Directions:
Each line from the one that contains "BD 41 C3 D7 C3 2D 90 B1 D8 3F 35" to the end of the entries must be copied word for word, and only those lines.

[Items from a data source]
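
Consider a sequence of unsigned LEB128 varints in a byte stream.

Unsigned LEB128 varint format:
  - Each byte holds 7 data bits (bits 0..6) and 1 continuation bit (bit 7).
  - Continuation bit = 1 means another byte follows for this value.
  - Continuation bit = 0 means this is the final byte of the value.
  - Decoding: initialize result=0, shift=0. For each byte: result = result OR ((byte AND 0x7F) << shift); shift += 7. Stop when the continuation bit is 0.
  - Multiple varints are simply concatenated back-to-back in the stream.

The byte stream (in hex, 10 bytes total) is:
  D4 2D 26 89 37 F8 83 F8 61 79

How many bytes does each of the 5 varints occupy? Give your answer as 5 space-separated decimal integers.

Answer: 2 1 2 4 1

Derivation:
  byte[0]=0xD4 cont=1 payload=0x54=84: acc |= 84<<0 -> acc=84 shift=7
  byte[1]=0x2D cont=0 payload=0x2D=45: acc |= 45<<7 -> acc=5844 shift=14 [end]
Varint 1: bytes[0:2] = D4 2D -> value 5844 (2 byte(s))
  byte[2]=0x26 cont=0 payload=0x26=38: acc |= 38<<0 -> acc=38 shift=7 [end]
Varint 2: bytes[2:3] = 26 -> value 38 (1 byte(s))
  byte[3]=0x89 cont=1 payload=0x09=9: acc |= 9<<0 -> acc=9 shift=7
  byte[4]=0x37 cont=0 payload=0x37=55: acc |= 55<<7 -> acc=7049 shift=14 [end]
Varint 3: bytes[3:5] = 89 37 -> value 7049 (2 byte(s))
  byte[5]=0xF8 cont=1 payload=0x78=120: acc |= 120<<0 -> acc=120 shift=7
  byte[6]=0x83 cont=1 payload=0x03=3: acc |= 3<<7 -> acc=504 shift=14
  byte[7]=0xF8 cont=1 payload=0x78=120: acc |= 120<<14 -> acc=1966584 shift=21
  byte[8]=0x61 cont=0 payload=0x61=97: acc |= 97<<21 -> acc=205390328 shift=28 [end]
Varint 4: bytes[5:9] = F8 83 F8 61 -> value 205390328 (4 byte(s))
  byte[9]=0x79 cont=0 payload=0x79=121: acc |= 121<<0 -> acc=121 shift=7 [end]
Varint 5: bytes[9:10] = 79 -> value 121 (1 byte(s))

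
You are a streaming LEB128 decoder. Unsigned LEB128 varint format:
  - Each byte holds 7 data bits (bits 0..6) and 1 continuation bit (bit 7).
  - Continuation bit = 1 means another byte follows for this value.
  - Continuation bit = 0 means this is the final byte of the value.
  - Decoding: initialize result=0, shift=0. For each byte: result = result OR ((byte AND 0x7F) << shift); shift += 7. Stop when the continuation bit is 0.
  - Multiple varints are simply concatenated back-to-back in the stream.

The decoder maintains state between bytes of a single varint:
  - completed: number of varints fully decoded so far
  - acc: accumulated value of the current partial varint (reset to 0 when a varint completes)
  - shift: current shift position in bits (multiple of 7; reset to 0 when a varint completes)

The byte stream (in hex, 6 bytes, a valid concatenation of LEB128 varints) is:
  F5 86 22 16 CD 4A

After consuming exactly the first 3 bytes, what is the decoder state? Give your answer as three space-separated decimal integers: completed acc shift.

Answer: 1 0 0

Derivation:
byte[0]=0xF5 cont=1 payload=0x75: acc |= 117<<0 -> completed=0 acc=117 shift=7
byte[1]=0x86 cont=1 payload=0x06: acc |= 6<<7 -> completed=0 acc=885 shift=14
byte[2]=0x22 cont=0 payload=0x22: varint #1 complete (value=557941); reset -> completed=1 acc=0 shift=0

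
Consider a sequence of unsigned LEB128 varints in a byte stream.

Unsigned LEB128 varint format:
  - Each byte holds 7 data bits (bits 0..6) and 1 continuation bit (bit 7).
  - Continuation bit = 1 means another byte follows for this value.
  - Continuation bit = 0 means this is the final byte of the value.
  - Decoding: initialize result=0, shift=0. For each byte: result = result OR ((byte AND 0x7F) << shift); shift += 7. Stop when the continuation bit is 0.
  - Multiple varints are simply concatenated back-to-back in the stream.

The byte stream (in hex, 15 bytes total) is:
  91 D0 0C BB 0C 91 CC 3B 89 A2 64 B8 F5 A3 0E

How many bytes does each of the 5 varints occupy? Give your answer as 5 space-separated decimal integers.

Answer: 3 2 3 3 4

Derivation:
  byte[0]=0x91 cont=1 payload=0x11=17: acc |= 17<<0 -> acc=17 shift=7
  byte[1]=0xD0 cont=1 payload=0x50=80: acc |= 80<<7 -> acc=10257 shift=14
  byte[2]=0x0C cont=0 payload=0x0C=12: acc |= 12<<14 -> acc=206865 shift=21 [end]
Varint 1: bytes[0:3] = 91 D0 0C -> value 206865 (3 byte(s))
  byte[3]=0xBB cont=1 payload=0x3B=59: acc |= 59<<0 -> acc=59 shift=7
  byte[4]=0x0C cont=0 payload=0x0C=12: acc |= 12<<7 -> acc=1595 shift=14 [end]
Varint 2: bytes[3:5] = BB 0C -> value 1595 (2 byte(s))
  byte[5]=0x91 cont=1 payload=0x11=17: acc |= 17<<0 -> acc=17 shift=7
  byte[6]=0xCC cont=1 payload=0x4C=76: acc |= 76<<7 -> acc=9745 shift=14
  byte[7]=0x3B cont=0 payload=0x3B=59: acc |= 59<<14 -> acc=976401 shift=21 [end]
Varint 3: bytes[5:8] = 91 CC 3B -> value 976401 (3 byte(s))
  byte[8]=0x89 cont=1 payload=0x09=9: acc |= 9<<0 -> acc=9 shift=7
  byte[9]=0xA2 cont=1 payload=0x22=34: acc |= 34<<7 -> acc=4361 shift=14
  byte[10]=0x64 cont=0 payload=0x64=100: acc |= 100<<14 -> acc=1642761 shift=21 [end]
Varint 4: bytes[8:11] = 89 A2 64 -> value 1642761 (3 byte(s))
  byte[11]=0xB8 cont=1 payload=0x38=56: acc |= 56<<0 -> acc=56 shift=7
  byte[12]=0xF5 cont=1 payload=0x75=117: acc |= 117<<7 -> acc=15032 shift=14
  byte[13]=0xA3 cont=1 payload=0x23=35: acc |= 35<<14 -> acc=588472 shift=21
  byte[14]=0x0E cont=0 payload=0x0E=14: acc |= 14<<21 -> acc=29948600 shift=28 [end]
Varint 5: bytes[11:15] = B8 F5 A3 0E -> value 29948600 (4 byte(s))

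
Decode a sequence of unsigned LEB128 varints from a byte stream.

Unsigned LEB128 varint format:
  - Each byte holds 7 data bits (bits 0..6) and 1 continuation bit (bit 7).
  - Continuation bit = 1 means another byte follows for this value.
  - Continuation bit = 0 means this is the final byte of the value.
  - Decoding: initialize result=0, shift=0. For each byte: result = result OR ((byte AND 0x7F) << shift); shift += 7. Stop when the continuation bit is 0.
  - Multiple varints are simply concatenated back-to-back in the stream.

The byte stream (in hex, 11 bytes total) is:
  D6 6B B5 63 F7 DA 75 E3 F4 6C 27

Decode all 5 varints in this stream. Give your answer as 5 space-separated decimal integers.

Answer: 13782 12725 1928567 1784419 39

Derivation:
  byte[0]=0xD6 cont=1 payload=0x56=86: acc |= 86<<0 -> acc=86 shift=7
  byte[1]=0x6B cont=0 payload=0x6B=107: acc |= 107<<7 -> acc=13782 shift=14 [end]
Varint 1: bytes[0:2] = D6 6B -> value 13782 (2 byte(s))
  byte[2]=0xB5 cont=1 payload=0x35=53: acc |= 53<<0 -> acc=53 shift=7
  byte[3]=0x63 cont=0 payload=0x63=99: acc |= 99<<7 -> acc=12725 shift=14 [end]
Varint 2: bytes[2:4] = B5 63 -> value 12725 (2 byte(s))
  byte[4]=0xF7 cont=1 payload=0x77=119: acc |= 119<<0 -> acc=119 shift=7
  byte[5]=0xDA cont=1 payload=0x5A=90: acc |= 90<<7 -> acc=11639 shift=14
  byte[6]=0x75 cont=0 payload=0x75=117: acc |= 117<<14 -> acc=1928567 shift=21 [end]
Varint 3: bytes[4:7] = F7 DA 75 -> value 1928567 (3 byte(s))
  byte[7]=0xE3 cont=1 payload=0x63=99: acc |= 99<<0 -> acc=99 shift=7
  byte[8]=0xF4 cont=1 payload=0x74=116: acc |= 116<<7 -> acc=14947 shift=14
  byte[9]=0x6C cont=0 payload=0x6C=108: acc |= 108<<14 -> acc=1784419 shift=21 [end]
Varint 4: bytes[7:10] = E3 F4 6C -> value 1784419 (3 byte(s))
  byte[10]=0x27 cont=0 payload=0x27=39: acc |= 39<<0 -> acc=39 shift=7 [end]
Varint 5: bytes[10:11] = 27 -> value 39 (1 byte(s))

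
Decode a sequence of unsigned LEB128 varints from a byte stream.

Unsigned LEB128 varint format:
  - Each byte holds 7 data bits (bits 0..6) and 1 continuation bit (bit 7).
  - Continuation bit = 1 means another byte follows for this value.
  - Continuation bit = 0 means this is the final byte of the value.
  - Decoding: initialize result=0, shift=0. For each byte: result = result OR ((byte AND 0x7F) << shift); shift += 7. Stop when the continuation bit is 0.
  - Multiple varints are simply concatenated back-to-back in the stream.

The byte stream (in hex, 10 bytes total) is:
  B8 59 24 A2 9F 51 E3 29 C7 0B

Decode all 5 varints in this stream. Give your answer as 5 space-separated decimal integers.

  byte[0]=0xB8 cont=1 payload=0x38=56: acc |= 56<<0 -> acc=56 shift=7
  byte[1]=0x59 cont=0 payload=0x59=89: acc |= 89<<7 -> acc=11448 shift=14 [end]
Varint 1: bytes[0:2] = B8 59 -> value 11448 (2 byte(s))
  byte[2]=0x24 cont=0 payload=0x24=36: acc |= 36<<0 -> acc=36 shift=7 [end]
Varint 2: bytes[2:3] = 24 -> value 36 (1 byte(s))
  byte[3]=0xA2 cont=1 payload=0x22=34: acc |= 34<<0 -> acc=34 shift=7
  byte[4]=0x9F cont=1 payload=0x1F=31: acc |= 31<<7 -> acc=4002 shift=14
  byte[5]=0x51 cont=0 payload=0x51=81: acc |= 81<<14 -> acc=1331106 shift=21 [end]
Varint 3: bytes[3:6] = A2 9F 51 -> value 1331106 (3 byte(s))
  byte[6]=0xE3 cont=1 payload=0x63=99: acc |= 99<<0 -> acc=99 shift=7
  byte[7]=0x29 cont=0 payload=0x29=41: acc |= 41<<7 -> acc=5347 shift=14 [end]
Varint 4: bytes[6:8] = E3 29 -> value 5347 (2 byte(s))
  byte[8]=0xC7 cont=1 payload=0x47=71: acc |= 71<<0 -> acc=71 shift=7
  byte[9]=0x0B cont=0 payload=0x0B=11: acc |= 11<<7 -> acc=1479 shift=14 [end]
Varint 5: bytes[8:10] = C7 0B -> value 1479 (2 byte(s))

Answer: 11448 36 1331106 5347 1479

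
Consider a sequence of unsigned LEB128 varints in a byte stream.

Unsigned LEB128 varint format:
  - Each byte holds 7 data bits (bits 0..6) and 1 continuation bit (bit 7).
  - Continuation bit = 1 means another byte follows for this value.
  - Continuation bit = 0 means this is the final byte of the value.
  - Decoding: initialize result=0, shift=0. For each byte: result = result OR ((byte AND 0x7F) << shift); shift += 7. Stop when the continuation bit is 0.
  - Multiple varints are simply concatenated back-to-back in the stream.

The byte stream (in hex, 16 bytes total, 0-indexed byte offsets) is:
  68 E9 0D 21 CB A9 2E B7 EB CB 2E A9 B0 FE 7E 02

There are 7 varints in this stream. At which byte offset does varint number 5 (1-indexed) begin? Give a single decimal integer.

  byte[0]=0x68 cont=0 payload=0x68=104: acc |= 104<<0 -> acc=104 shift=7 [end]
Varint 1: bytes[0:1] = 68 -> value 104 (1 byte(s))
  byte[1]=0xE9 cont=1 payload=0x69=105: acc |= 105<<0 -> acc=105 shift=7
  byte[2]=0x0D cont=0 payload=0x0D=13: acc |= 13<<7 -> acc=1769 shift=14 [end]
Varint 2: bytes[1:3] = E9 0D -> value 1769 (2 byte(s))
  byte[3]=0x21 cont=0 payload=0x21=33: acc |= 33<<0 -> acc=33 shift=7 [end]
Varint 3: bytes[3:4] = 21 -> value 33 (1 byte(s))
  byte[4]=0xCB cont=1 payload=0x4B=75: acc |= 75<<0 -> acc=75 shift=7
  byte[5]=0xA9 cont=1 payload=0x29=41: acc |= 41<<7 -> acc=5323 shift=14
  byte[6]=0x2E cont=0 payload=0x2E=46: acc |= 46<<14 -> acc=758987 shift=21 [end]
Varint 4: bytes[4:7] = CB A9 2E -> value 758987 (3 byte(s))
  byte[7]=0xB7 cont=1 payload=0x37=55: acc |= 55<<0 -> acc=55 shift=7
  byte[8]=0xEB cont=1 payload=0x6B=107: acc |= 107<<7 -> acc=13751 shift=14
  byte[9]=0xCB cont=1 payload=0x4B=75: acc |= 75<<14 -> acc=1242551 shift=21
  byte[10]=0x2E cont=0 payload=0x2E=46: acc |= 46<<21 -> acc=97711543 shift=28 [end]
Varint 5: bytes[7:11] = B7 EB CB 2E -> value 97711543 (4 byte(s))
  byte[11]=0xA9 cont=1 payload=0x29=41: acc |= 41<<0 -> acc=41 shift=7
  byte[12]=0xB0 cont=1 payload=0x30=48: acc |= 48<<7 -> acc=6185 shift=14
  byte[13]=0xFE cont=1 payload=0x7E=126: acc |= 126<<14 -> acc=2070569 shift=21
  byte[14]=0x7E cont=0 payload=0x7E=126: acc |= 126<<21 -> acc=266311721 shift=28 [end]
Varint 6: bytes[11:15] = A9 B0 FE 7E -> value 266311721 (4 byte(s))
  byte[15]=0x02 cont=0 payload=0x02=2: acc |= 2<<0 -> acc=2 shift=7 [end]
Varint 7: bytes[15:16] = 02 -> value 2 (1 byte(s))

Answer: 7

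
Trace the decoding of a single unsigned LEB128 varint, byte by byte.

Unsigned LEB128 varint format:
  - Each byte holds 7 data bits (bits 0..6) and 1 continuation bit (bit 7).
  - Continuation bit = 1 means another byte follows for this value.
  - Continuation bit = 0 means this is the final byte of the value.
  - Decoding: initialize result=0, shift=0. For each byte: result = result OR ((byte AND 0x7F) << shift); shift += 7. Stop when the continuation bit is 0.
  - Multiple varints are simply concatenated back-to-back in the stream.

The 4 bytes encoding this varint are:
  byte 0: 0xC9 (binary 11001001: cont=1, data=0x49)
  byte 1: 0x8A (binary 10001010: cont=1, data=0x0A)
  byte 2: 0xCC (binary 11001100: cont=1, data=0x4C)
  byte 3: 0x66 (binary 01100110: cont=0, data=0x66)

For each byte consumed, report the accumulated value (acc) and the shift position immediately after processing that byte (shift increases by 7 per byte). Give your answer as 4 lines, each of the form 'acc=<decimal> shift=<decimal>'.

byte 0=0xC9: payload=0x49=73, contrib = 73<<0 = 73; acc -> 73, shift -> 7
byte 1=0x8A: payload=0x0A=10, contrib = 10<<7 = 1280; acc -> 1353, shift -> 14
byte 2=0xCC: payload=0x4C=76, contrib = 76<<14 = 1245184; acc -> 1246537, shift -> 21
byte 3=0x66: payload=0x66=102, contrib = 102<<21 = 213909504; acc -> 215156041, shift -> 28

Answer: acc=73 shift=7
acc=1353 shift=14
acc=1246537 shift=21
acc=215156041 shift=28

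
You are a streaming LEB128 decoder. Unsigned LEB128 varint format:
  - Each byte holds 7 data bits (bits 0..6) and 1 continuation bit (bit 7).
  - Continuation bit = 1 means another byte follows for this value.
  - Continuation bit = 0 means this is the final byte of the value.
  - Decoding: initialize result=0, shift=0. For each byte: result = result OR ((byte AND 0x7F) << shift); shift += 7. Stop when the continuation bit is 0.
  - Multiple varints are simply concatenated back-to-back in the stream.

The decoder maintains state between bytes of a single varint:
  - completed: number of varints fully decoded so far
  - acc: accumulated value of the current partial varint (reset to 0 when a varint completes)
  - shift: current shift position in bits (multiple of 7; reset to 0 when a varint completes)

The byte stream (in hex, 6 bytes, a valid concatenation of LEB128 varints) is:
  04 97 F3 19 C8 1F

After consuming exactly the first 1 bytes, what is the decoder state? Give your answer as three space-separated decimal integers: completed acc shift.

Answer: 1 0 0

Derivation:
byte[0]=0x04 cont=0 payload=0x04: varint #1 complete (value=4); reset -> completed=1 acc=0 shift=0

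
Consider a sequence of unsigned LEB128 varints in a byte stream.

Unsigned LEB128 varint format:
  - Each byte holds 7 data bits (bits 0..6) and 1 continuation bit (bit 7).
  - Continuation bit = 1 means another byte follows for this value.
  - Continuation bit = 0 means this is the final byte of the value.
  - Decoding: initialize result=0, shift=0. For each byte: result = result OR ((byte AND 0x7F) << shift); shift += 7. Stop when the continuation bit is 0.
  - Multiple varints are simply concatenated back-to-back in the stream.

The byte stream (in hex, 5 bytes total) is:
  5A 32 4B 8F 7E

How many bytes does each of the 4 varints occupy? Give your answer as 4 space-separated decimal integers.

  byte[0]=0x5A cont=0 payload=0x5A=90: acc |= 90<<0 -> acc=90 shift=7 [end]
Varint 1: bytes[0:1] = 5A -> value 90 (1 byte(s))
  byte[1]=0x32 cont=0 payload=0x32=50: acc |= 50<<0 -> acc=50 shift=7 [end]
Varint 2: bytes[1:2] = 32 -> value 50 (1 byte(s))
  byte[2]=0x4B cont=0 payload=0x4B=75: acc |= 75<<0 -> acc=75 shift=7 [end]
Varint 3: bytes[2:3] = 4B -> value 75 (1 byte(s))
  byte[3]=0x8F cont=1 payload=0x0F=15: acc |= 15<<0 -> acc=15 shift=7
  byte[4]=0x7E cont=0 payload=0x7E=126: acc |= 126<<7 -> acc=16143 shift=14 [end]
Varint 4: bytes[3:5] = 8F 7E -> value 16143 (2 byte(s))

Answer: 1 1 1 2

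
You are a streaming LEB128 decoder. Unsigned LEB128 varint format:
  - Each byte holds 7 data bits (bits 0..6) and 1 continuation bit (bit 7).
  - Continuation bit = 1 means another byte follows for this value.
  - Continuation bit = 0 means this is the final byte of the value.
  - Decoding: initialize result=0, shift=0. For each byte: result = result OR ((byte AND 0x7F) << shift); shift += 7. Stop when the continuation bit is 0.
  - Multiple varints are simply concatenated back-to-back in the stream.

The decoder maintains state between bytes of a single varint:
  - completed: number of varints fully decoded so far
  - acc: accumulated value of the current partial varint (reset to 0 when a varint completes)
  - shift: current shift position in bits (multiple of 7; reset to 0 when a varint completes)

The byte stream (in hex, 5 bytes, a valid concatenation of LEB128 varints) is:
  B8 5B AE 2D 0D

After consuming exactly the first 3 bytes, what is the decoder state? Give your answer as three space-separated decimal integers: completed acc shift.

Answer: 1 46 7

Derivation:
byte[0]=0xB8 cont=1 payload=0x38: acc |= 56<<0 -> completed=0 acc=56 shift=7
byte[1]=0x5B cont=0 payload=0x5B: varint #1 complete (value=11704); reset -> completed=1 acc=0 shift=0
byte[2]=0xAE cont=1 payload=0x2E: acc |= 46<<0 -> completed=1 acc=46 shift=7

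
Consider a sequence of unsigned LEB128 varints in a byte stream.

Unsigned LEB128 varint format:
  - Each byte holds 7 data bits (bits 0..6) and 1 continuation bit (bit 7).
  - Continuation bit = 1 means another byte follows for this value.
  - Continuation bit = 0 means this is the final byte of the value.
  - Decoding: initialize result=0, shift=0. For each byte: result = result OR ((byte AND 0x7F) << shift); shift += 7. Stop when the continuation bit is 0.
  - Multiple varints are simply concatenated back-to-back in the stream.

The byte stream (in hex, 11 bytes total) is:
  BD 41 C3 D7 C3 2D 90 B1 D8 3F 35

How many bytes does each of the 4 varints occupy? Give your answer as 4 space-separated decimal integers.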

Answer section:
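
  BD 41 C3 D7 C3 2D 90 B1 D8 3F 35

How many bytes does each of the 4 varints occupy? Give your answer as 4 space-separated decimal integers.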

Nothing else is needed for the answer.